[Stored data]
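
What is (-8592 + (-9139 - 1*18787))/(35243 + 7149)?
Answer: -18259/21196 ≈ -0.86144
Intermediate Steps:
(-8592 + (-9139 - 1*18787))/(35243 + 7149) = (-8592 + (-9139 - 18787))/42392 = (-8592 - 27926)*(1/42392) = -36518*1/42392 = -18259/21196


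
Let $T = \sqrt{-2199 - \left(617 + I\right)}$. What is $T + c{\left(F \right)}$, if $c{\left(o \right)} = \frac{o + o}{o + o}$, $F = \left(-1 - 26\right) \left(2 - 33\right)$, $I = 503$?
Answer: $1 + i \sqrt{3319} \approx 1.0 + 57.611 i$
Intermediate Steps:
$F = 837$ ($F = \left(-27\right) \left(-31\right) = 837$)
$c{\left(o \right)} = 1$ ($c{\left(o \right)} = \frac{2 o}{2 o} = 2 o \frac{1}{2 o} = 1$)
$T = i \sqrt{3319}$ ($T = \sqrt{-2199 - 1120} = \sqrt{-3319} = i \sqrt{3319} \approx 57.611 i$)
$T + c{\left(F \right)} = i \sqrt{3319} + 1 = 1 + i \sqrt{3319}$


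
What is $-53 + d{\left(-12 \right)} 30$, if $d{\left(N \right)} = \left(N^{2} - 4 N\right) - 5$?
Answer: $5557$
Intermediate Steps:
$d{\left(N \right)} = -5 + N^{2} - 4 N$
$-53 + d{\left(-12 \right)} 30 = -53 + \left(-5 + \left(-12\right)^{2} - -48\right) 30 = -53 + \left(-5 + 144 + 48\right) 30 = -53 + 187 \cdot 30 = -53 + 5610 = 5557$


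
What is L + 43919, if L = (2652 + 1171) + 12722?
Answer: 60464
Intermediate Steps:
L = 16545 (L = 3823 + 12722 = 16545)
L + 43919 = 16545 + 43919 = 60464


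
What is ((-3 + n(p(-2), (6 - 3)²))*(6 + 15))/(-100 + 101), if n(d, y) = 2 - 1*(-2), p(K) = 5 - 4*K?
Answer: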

* Task directions: Make an exact copy of every line from the one with "33\right)$, $I = 503$?" to the end of the data, with the first and last of those lines included.

* Exercise response:
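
Let $T = \sqrt{-2199 - \left(617 + I\right)}$. What is $T + c{\left(F \right)}$, if $c{\left(o \right)} = \frac{o + o}{o + o}$, $F = \left(-1 - 26\right) \left(2 - 33\right)$, $I = 503$?
Answer: $1 + i \sqrt{3319} \approx 1.0 + 57.611 i$
Intermediate Steps:
$F = 837$ ($F = \left(-27\right) \left(-31\right) = 837$)
$c{\left(o \right)} = 1$ ($c{\left(o \right)} = \frac{2 o}{2 o} = 2 o \frac{1}{2 o} = 1$)
$T = i \sqrt{3319}$ ($T = \sqrt{-2199 - 1120} = \sqrt{-3319} = i \sqrt{3319} \approx 57.611 i$)
$T + c{\left(F \right)} = i \sqrt{3319} + 1 = 1 + i \sqrt{3319}$


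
What is $-53 + d{\left(-12 \right)} 30$, if $d{\left(N \right)} = \left(N^{2} - 4 N\right) - 5$?
Answer: $5557$
Intermediate Steps:
$d{\left(N \right)} = -5 + N^{2} - 4 N$
$-53 + d{\left(-12 \right)} 30 = -53 + \left(-5 + \left(-12\right)^{2} - -48\right) 30 = -53 + \left(-5 + 144 + 48\right) 30 = -53 + 187 \cdot 30 = -53 + 5610 = 5557$


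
What is L + 43919, if L = (2652 + 1171) + 12722?
Answer: 60464
Intermediate Steps:
L = 16545 (L = 3823 + 12722 = 16545)
L + 43919 = 16545 + 43919 = 60464


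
What is ((-3 + n(p(-2), (6 - 3)²))*(6 + 15))/(-100 + 101), if n(d, y) = 2 - 1*(-2), p(K) = 5 - 4*K?
Answer: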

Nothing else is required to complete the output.